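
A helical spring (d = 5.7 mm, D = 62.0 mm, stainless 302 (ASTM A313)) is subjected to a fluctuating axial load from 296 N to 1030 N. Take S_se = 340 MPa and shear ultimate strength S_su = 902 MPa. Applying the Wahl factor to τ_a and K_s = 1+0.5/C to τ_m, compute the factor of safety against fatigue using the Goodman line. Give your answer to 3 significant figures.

0.589

C = D/d = 62.0/5.7 = 10.8772; K_W = (4C−1)/(4C−4)+0.615/C = 1.1325; K_s = 1+0.5/C = 1.0460
F_a = (F_max−F_min)/2 = 367 N; F_m = (F_max+F_min)/2 = 663 N
τ_a = K_W·8F_aD/(πd³) = 1.1325 × 312.88 = 354.32 MPa
τ_m = K_s·8F_mD/(πd³) = 1.0460 × 565.22 = 591.21 MPa
Goodman: 1/n_f = τ_a/S_se + τ_m/S_su = 354.32/340 + 591.21/902 = 1.04213 + 0.65544 = 1.6976
n_f = 1/1.6976 = 0.5891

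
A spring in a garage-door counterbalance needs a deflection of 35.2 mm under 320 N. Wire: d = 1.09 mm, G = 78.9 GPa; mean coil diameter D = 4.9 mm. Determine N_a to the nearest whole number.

13

Required rate k = F/δ = 320/35.2 = 9.0909 N/mm
N_a = Gd⁴/(8D³k) = (78.9×10³ × 1.09⁴)/(8 × 4.9³ × 9.0909)
    = 111374 / 8556.29 = 13.02 → 13 coils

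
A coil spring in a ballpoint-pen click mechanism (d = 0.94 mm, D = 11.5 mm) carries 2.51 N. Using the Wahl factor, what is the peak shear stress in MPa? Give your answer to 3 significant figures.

98.9 MPa

Spring index C = D/d = 11.5/0.94 = 12.2340
K_W = (4C−1)/(4C−4) + 0.615/C = 47.936/44.936 + 0.0503 = 1.1170
τ₀ = 8FD/(πd³) = 8·2.51·11.5/(π·0.94³) = 230.92/2.6094 = 88.497 MPa
τ_max = K·τ₀ = 1.1170 × 88.497 = 98.854 MPa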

TASK >> Retype the listing above in full, exactly as it stands.

RESULT OF THE EXERCISE >>
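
A helical spring (d = 5.7 mm, D = 62.0 mm, stainless 302 (ASTM A313)) is subjected to a fluctuating axial load from 296 N to 1030 N. Take S_se = 340 MPa and shear ultimate strength S_su = 902 MPa. Applying the Wahl factor to τ_a and K_s = 1+0.5/C to τ_m, compute the factor of safety against fatigue using the Goodman line. Give your answer to 3 significant figures.

0.589

C = D/d = 62.0/5.7 = 10.8772; K_W = (4C−1)/(4C−4)+0.615/C = 1.1325; K_s = 1+0.5/C = 1.0460
F_a = (F_max−F_min)/2 = 367 N; F_m = (F_max+F_min)/2 = 663 N
τ_a = K_W·8F_aD/(πd³) = 1.1325 × 312.88 = 354.32 MPa
τ_m = K_s·8F_mD/(πd³) = 1.0460 × 565.22 = 591.21 MPa
Goodman: 1/n_f = τ_a/S_se + τ_m/S_su = 354.32/340 + 591.21/902 = 1.04213 + 0.65544 = 1.6976
n_f = 1/1.6976 = 0.5891

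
A spring in a garage-door counterbalance needs a deflection of 35.2 mm under 320 N. Wire: d = 1.09 mm, G = 78.9 GPa; mean coil diameter D = 4.9 mm. Determine N_a to the nearest whole number.

13

Required rate k = F/δ = 320/35.2 = 9.0909 N/mm
N_a = Gd⁴/(8D³k) = (78.9×10³ × 1.09⁴)/(8 × 4.9³ × 9.0909)
    = 111374 / 8556.29 = 13.02 → 13 coils

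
A coil spring in a ballpoint-pen click mechanism (d = 0.94 mm, D = 11.5 mm) carries 2.51 N. Using the Wahl factor, what is the peak shear stress in MPa? Give your answer to 3 significant figures.

98.9 MPa

Spring index C = D/d = 11.5/0.94 = 12.2340
K_W = (4C−1)/(4C−4) + 0.615/C = 47.936/44.936 + 0.0503 = 1.1170
τ₀ = 8FD/(πd³) = 8·2.51·11.5/(π·0.94³) = 230.92/2.6094 = 88.497 MPa
τ_max = K·τ₀ = 1.1170 × 88.497 = 98.854 MPa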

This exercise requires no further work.